Your task: Each entry below should be reproduced character for character.

Source data:
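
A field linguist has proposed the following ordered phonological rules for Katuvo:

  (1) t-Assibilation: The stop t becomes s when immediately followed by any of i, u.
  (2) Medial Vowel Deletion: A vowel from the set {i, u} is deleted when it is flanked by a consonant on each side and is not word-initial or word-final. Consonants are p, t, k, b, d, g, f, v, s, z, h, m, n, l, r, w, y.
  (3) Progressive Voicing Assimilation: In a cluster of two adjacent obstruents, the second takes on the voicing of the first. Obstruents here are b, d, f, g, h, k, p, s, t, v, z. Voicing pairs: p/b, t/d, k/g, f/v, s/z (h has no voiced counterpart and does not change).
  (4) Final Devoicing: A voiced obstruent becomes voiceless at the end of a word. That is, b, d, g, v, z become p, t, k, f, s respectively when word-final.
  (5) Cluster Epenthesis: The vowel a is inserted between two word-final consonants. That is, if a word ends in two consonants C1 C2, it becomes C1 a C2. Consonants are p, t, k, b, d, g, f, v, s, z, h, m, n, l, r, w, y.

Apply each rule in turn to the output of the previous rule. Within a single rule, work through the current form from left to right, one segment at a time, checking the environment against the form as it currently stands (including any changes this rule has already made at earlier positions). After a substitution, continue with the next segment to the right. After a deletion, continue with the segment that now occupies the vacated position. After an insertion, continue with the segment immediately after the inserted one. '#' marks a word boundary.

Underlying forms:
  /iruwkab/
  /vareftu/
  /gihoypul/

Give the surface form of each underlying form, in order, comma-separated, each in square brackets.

[irwkap], [varefsu], [ghoypal]

/iruwkab/:
  (1) t-Assibilation: no change — [iruwkab]
  (2) Medial Vowel Deletion: [iruwkab] → [irwkab]
  (3) Progressive Voicing Assimilation: no change — [irwkab]
  (4) Final Devoicing: [irwkab] → [irwkap]
  (5) Cluster Epenthesis: no change — [irwkap]
/vareftu/:
  (1) t-Assibilation: [vareftu] → [varefsu]
  (2) Medial Vowel Deletion: no change — [varefsu]
  (3) Progressive Voicing Assimilation: no change — [varefsu]
  (4) Final Devoicing: no change — [varefsu]
  (5) Cluster Epenthesis: no change — [varefsu]
/gihoypul/:
  (1) t-Assibilation: no change — [gihoypul]
  (2) Medial Vowel Deletion: [gihoypul] → [ghoypl]
  (3) Progressive Voicing Assimilation: no change — [ghoypl]
  (4) Final Devoicing: no change — [ghoypl]
  (5) Cluster Epenthesis: [ghoypl] → [ghoypal]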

Task answer:
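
A field linguist has proposed the following ordered phonological rules for Katuvo:

  (1) t-Assibilation: The stop t becomes s when immediately followed by any of i, u.
  (2) Medial Vowel Deletion: A vowel from the set {i, u} is deleted when it is flanked by a consonant on each side and is not word-initial or word-final. Consonants are p, t, k, b, d, g, f, v, s, z, h, m, n, l, r, w, y.
  (3) Progressive Voicing Assimilation: In a cluster of two adjacent obstruents, the second takes on the voicing of the first. Obstruents here are b, d, f, g, h, k, p, s, t, v, z. Voicing pairs: p/b, t/d, k/g, f/v, s/z (h has no voiced counterpart and does not change).
  (4) Final Devoicing: A voiced obstruent becomes voiceless at the end of a word. That is, b, d, g, v, z become p, t, k, f, s respectively when word-final.
  (5) Cluster Epenthesis: The vowel a is inserted between two word-final consonants. That is, if a word ends in two consonants C1 C2, it becomes C1 a C2. Consonants are p, t, k, b, d, g, f, v, s, z, h, m, n, l, r, w, y.

Apply each rule in turn to the output of the previous rule. Within a single rule, work through the current form from left to right, one segment at a time, checking the environment against the form as it currently stands (including any changes this rule has already made at earlier positions). After a substitution, continue with the next segment to the right. After a deletion, continue with the segment that now occupies the vacated position. After an insertion, continue with the segment immediately after the inserted one. '#' marks a word boundary.

Underlying forms:
  /iruwkab/
  /vareftu/
  /gihoypul/

Give the surface form of each underlying form, in order, comma-separated, each in square brackets.

[irwkap], [varefsu], [ghoypal]

/iruwkab/:
  (1) t-Assibilation: no change — [iruwkab]
  (2) Medial Vowel Deletion: [iruwkab] → [irwkab]
  (3) Progressive Voicing Assimilation: no change — [irwkab]
  (4) Final Devoicing: [irwkab] → [irwkap]
  (5) Cluster Epenthesis: no change — [irwkap]
/vareftu/:
  (1) t-Assibilation: [vareftu] → [varefsu]
  (2) Medial Vowel Deletion: no change — [varefsu]
  (3) Progressive Voicing Assimilation: no change — [varefsu]
  (4) Final Devoicing: no change — [varefsu]
  (5) Cluster Epenthesis: no change — [varefsu]
/gihoypul/:
  (1) t-Assibilation: no change — [gihoypul]
  (2) Medial Vowel Deletion: [gihoypul] → [ghoypl]
  (3) Progressive Voicing Assimilation: no change — [ghoypl]
  (4) Final Devoicing: no change — [ghoypl]
  (5) Cluster Epenthesis: [ghoypl] → [ghoypal]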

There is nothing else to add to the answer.